Exercise data:
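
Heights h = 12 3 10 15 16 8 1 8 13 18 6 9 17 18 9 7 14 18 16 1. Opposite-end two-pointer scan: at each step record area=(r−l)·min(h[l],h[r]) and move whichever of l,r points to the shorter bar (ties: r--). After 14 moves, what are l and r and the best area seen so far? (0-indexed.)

l=9, r=14, best area=225

l=0 r=19: min(12,1)*19=19 best=19 *, r--
l=0 r=18: min(12,16)*18=216 best=216 *, l++
l=1 r=18: min(3,16)*17=51 best=216, l++
l=2 r=18: min(10,16)*16=160 best=216, l++
l=3 r=18: min(15,16)*15=225 best=225 *, l++
l=4 r=18: min(16,16)*14=224 best=225, r--
l=4 r=17: min(16,18)*13=208 best=225, l++
l=5 r=17: min(8,18)*12=96 best=225, l++
l=6 r=17: min(1,18)*11=11 best=225, l++
l=7 r=17: min(8,18)*10=80 best=225, l++
l=8 r=17: min(13,18)*9=117 best=225, l++
l=9 r=17: min(18,18)*8=144 best=225, r--
l=9 r=16: min(18,14)*7=98 best=225, r--
l=9 r=15: min(18,7)*6=42 best=225, r--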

Problem details:
Return the full listing. Keep each line exactly as it stands.

Answer section:
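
Heights h = 12 3 10 15 16 8 1 8 13 18 6 9 17 18 9 7 14 18 16 1. Opposite-end two-pointer scan: at each step record area=(r−l)·min(h[l],h[r]) and move whichever of l,r points to the shorter bar (ties: r--). After 14 moves, what are l and r and the best area seen so far? (0-indexed.)

l=9, r=14, best area=225

l=0 r=19: min(12,1)*19=19 best=19 *, r--
l=0 r=18: min(12,16)*18=216 best=216 *, l++
l=1 r=18: min(3,16)*17=51 best=216, l++
l=2 r=18: min(10,16)*16=160 best=216, l++
l=3 r=18: min(15,16)*15=225 best=225 *, l++
l=4 r=18: min(16,16)*14=224 best=225, r--
l=4 r=17: min(16,18)*13=208 best=225, l++
l=5 r=17: min(8,18)*12=96 best=225, l++
l=6 r=17: min(1,18)*11=11 best=225, l++
l=7 r=17: min(8,18)*10=80 best=225, l++
l=8 r=17: min(13,18)*9=117 best=225, l++
l=9 r=17: min(18,18)*8=144 best=225, r--
l=9 r=16: min(18,14)*7=98 best=225, r--
l=9 r=15: min(18,7)*6=42 best=225, r--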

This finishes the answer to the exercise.